> **What you need to do**:
Within the records below is a range that opens at the line with "- A sworn proof" and closes at the line with "- A claim of lien must be filed no". Return that range word for word, both ends included, and only that range.

[Opening Information shown section]

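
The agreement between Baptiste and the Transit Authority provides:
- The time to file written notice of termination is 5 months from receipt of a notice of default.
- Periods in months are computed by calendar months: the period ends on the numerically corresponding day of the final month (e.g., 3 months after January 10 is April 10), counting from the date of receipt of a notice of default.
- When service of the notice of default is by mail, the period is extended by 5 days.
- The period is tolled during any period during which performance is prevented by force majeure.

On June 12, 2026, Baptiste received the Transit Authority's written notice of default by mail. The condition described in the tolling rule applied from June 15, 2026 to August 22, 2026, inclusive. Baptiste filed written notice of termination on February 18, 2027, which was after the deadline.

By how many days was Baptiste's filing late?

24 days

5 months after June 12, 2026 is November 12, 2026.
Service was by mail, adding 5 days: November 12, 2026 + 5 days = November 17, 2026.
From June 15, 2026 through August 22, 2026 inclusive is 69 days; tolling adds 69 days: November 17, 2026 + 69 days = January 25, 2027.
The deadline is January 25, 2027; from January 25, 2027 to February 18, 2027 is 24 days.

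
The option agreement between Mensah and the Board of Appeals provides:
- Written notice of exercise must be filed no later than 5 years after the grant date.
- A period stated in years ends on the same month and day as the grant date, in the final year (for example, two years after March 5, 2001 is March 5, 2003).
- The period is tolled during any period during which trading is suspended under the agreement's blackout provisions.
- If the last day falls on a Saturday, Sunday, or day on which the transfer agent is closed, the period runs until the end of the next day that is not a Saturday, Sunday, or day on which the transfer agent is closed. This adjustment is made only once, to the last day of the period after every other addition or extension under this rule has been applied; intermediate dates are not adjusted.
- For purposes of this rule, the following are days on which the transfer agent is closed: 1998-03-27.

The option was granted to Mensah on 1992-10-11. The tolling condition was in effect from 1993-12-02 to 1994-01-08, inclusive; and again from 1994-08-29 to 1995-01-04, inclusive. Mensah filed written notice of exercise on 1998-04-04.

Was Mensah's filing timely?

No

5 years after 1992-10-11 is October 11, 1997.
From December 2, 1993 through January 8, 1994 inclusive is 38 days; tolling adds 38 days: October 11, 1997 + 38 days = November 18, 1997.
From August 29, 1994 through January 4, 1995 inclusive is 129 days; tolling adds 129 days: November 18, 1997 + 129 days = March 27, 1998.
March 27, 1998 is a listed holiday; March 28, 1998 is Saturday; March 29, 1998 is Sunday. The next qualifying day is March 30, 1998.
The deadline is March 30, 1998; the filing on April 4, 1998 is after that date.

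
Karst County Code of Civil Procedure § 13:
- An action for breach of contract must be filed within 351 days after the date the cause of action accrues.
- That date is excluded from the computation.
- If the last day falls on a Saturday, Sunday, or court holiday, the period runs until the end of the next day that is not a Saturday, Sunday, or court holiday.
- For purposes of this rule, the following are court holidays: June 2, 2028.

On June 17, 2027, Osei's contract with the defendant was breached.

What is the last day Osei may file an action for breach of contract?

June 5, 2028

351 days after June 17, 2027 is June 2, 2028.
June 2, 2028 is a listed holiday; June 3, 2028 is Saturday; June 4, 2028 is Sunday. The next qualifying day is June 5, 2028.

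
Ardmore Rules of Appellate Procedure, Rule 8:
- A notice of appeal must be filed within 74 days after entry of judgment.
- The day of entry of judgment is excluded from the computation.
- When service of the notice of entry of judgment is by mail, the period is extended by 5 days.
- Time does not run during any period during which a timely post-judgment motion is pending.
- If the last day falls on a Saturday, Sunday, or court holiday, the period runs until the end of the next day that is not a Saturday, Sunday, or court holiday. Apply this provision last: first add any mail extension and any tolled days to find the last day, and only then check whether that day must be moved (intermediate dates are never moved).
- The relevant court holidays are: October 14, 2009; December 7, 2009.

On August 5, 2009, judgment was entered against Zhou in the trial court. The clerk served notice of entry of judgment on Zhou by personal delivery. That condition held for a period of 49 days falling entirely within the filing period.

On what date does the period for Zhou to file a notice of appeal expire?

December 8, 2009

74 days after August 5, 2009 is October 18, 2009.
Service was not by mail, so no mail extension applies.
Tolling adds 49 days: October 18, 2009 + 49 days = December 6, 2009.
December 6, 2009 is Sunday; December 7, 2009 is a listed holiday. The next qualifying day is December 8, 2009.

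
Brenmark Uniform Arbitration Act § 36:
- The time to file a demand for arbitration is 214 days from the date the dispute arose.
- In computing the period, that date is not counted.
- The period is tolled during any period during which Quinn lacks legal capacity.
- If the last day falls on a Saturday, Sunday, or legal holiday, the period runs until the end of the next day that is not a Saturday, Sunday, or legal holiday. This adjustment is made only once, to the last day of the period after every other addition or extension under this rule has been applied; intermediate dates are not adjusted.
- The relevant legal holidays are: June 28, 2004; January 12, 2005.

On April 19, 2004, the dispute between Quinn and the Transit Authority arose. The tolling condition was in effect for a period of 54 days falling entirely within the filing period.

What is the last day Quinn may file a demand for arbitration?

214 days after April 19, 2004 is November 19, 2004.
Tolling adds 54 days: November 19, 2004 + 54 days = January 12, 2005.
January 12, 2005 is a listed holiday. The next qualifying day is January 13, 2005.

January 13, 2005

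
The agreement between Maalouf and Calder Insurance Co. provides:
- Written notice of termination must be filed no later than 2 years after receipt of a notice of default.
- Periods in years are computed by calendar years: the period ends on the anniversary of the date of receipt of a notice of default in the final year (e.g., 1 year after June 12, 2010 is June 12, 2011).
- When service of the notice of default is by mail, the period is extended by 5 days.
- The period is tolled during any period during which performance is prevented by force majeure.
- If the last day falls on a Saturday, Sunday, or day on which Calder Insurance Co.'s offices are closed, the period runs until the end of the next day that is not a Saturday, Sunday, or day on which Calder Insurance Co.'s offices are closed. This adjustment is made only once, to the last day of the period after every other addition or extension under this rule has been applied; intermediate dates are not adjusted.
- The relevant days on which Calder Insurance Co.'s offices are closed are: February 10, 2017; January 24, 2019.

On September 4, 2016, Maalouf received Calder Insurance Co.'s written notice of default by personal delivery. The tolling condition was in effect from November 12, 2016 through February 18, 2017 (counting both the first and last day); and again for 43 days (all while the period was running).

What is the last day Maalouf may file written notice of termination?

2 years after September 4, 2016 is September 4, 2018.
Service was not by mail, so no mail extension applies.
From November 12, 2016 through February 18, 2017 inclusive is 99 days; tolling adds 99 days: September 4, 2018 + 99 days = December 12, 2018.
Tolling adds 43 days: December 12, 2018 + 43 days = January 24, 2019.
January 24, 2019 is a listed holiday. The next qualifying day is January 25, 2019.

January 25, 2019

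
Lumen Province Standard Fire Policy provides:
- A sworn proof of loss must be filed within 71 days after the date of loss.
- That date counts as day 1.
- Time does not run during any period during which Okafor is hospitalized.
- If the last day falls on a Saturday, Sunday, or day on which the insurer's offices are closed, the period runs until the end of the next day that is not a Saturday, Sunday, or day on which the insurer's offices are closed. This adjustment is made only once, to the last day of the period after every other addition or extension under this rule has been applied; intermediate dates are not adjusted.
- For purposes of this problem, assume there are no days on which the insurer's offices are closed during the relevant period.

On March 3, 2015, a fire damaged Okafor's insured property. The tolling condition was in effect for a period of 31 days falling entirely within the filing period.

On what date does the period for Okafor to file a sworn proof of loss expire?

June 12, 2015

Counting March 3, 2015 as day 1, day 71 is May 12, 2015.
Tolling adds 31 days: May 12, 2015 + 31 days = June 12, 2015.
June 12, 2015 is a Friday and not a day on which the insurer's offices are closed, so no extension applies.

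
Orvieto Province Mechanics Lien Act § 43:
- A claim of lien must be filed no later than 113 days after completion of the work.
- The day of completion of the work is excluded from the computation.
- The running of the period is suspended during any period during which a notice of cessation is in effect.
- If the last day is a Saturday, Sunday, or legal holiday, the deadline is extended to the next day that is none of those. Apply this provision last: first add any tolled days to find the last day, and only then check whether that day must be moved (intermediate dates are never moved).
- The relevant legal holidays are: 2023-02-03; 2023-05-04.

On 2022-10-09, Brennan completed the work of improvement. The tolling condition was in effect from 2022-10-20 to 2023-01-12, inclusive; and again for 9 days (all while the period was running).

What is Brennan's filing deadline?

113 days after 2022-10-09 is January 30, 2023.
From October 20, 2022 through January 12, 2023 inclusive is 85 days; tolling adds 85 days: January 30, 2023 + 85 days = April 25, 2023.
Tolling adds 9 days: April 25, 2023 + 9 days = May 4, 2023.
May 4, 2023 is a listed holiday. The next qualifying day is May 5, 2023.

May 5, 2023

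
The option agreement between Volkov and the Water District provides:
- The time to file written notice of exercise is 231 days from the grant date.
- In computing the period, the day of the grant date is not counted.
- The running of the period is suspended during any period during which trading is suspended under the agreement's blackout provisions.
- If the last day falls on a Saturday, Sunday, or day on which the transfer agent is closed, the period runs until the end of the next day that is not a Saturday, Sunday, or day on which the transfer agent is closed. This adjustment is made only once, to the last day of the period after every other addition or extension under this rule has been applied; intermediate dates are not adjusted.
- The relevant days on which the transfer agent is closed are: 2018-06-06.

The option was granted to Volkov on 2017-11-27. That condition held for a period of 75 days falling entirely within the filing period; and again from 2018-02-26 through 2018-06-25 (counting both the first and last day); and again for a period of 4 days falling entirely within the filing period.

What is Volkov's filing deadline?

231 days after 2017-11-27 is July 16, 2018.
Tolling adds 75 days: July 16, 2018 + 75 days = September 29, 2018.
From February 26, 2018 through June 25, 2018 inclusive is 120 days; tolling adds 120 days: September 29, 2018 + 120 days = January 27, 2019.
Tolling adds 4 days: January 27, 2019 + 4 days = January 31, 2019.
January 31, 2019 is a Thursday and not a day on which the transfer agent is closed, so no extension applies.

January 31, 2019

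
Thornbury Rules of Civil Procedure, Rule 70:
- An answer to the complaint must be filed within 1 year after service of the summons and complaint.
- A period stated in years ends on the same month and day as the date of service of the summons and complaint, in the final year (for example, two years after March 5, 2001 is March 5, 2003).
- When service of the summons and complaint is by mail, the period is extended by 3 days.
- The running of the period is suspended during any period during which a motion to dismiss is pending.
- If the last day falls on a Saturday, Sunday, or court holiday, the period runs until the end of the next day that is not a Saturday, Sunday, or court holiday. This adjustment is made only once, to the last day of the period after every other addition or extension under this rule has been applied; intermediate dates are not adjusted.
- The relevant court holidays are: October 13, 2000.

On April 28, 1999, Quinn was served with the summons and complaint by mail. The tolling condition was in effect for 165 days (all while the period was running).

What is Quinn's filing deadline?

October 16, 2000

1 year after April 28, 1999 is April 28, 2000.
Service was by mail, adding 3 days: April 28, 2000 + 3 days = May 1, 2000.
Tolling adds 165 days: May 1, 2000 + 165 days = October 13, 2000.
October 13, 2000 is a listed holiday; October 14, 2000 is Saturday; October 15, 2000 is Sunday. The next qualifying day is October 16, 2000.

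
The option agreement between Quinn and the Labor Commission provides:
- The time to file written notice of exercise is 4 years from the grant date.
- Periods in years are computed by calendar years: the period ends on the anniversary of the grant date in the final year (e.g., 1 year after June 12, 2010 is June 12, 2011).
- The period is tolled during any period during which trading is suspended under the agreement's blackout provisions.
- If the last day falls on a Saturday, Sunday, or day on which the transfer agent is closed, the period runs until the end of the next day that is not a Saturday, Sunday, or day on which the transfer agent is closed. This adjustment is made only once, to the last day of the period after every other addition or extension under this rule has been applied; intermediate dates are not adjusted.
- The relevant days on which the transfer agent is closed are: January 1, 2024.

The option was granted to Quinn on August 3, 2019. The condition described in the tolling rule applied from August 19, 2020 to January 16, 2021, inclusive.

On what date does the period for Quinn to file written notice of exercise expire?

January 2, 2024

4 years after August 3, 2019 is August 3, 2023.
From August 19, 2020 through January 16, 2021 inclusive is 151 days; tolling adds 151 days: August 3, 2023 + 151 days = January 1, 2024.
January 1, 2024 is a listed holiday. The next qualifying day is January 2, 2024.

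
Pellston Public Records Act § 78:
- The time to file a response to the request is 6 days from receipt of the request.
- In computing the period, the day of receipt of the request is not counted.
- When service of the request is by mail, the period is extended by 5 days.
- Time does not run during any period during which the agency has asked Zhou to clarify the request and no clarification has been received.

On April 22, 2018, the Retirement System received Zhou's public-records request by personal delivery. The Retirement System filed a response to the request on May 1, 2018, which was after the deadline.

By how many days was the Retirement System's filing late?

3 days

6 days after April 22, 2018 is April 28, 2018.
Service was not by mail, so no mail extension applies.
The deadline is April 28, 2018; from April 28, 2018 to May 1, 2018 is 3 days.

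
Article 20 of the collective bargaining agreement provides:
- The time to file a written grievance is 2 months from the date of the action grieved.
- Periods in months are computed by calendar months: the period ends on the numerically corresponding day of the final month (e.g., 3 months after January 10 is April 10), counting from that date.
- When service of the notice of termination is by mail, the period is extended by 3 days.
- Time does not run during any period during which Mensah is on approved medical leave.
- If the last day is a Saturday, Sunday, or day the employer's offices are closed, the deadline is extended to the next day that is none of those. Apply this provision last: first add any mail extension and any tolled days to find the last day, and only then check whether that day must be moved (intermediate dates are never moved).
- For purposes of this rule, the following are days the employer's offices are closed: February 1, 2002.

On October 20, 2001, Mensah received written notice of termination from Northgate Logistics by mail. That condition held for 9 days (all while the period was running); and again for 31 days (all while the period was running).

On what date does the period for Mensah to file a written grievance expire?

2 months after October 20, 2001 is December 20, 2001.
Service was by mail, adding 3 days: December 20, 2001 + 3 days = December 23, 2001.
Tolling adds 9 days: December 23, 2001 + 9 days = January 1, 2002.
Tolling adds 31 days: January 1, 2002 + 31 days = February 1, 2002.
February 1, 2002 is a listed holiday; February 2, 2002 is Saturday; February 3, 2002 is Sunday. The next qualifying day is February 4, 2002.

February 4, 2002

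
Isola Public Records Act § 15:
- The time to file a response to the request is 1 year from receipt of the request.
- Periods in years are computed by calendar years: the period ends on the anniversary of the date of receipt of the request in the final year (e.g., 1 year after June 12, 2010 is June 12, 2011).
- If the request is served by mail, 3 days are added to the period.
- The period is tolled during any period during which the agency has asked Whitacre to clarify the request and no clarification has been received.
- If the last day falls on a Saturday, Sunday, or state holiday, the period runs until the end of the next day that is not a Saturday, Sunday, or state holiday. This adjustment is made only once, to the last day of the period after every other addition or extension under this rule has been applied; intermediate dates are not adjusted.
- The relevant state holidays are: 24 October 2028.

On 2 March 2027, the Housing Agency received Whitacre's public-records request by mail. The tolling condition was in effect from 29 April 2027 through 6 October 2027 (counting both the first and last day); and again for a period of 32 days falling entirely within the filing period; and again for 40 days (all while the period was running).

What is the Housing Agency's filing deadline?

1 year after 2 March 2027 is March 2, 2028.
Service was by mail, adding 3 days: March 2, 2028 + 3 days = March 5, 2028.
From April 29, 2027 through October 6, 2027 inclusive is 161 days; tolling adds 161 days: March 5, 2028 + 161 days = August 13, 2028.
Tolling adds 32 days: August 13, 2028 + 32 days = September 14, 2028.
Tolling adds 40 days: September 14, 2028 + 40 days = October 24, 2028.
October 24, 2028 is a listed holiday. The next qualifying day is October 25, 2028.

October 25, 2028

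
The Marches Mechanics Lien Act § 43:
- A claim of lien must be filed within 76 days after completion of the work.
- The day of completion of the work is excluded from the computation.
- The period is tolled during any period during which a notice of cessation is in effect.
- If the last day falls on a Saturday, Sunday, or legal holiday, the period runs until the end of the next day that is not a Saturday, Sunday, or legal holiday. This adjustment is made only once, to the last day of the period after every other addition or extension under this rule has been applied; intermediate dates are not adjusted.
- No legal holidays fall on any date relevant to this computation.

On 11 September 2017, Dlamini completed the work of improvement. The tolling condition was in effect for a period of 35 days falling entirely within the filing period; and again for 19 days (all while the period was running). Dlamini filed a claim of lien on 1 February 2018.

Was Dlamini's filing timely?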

[Closing Information shown section]

> **Expected output**:
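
- A sworn proof of loss must be filed within 71 days after the date of loss.
- That date counts as day 1.
- Time does not run during any period during which Okafor is hospitalized.
- If the last day falls on a Saturday, Sunday, or day on which the insurer's offices are closed, the period runs until the end of the next day that is not a Saturday, Sunday, or day on which the insurer's offices are closed. This adjustment is made only once, to the last day of the period after every other addition or extension under this rule has been applied; intermediate dates are not adjusted.
- For purposes of this problem, assume there are no days on which the insurer's offices are closed during the relevant period.

On March 3, 2015, a fire damaged Okafor's insured property. The tolling condition was in effect for a period of 31 days falling entirely within the filing period.

On what date does the period for Okafor to file a sworn proof of loss expire?

June 12, 2015

Counting March 3, 2015 as day 1, day 71 is May 12, 2015.
Tolling adds 31 days: May 12, 2015 + 31 days = June 12, 2015.
June 12, 2015 is a Friday and not a day on which the insurer's offices are closed, so no extension applies.

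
Orvieto Province Mechanics Lien Act § 43:
- A claim of lien must be filed no later than 113 days after completion of the work.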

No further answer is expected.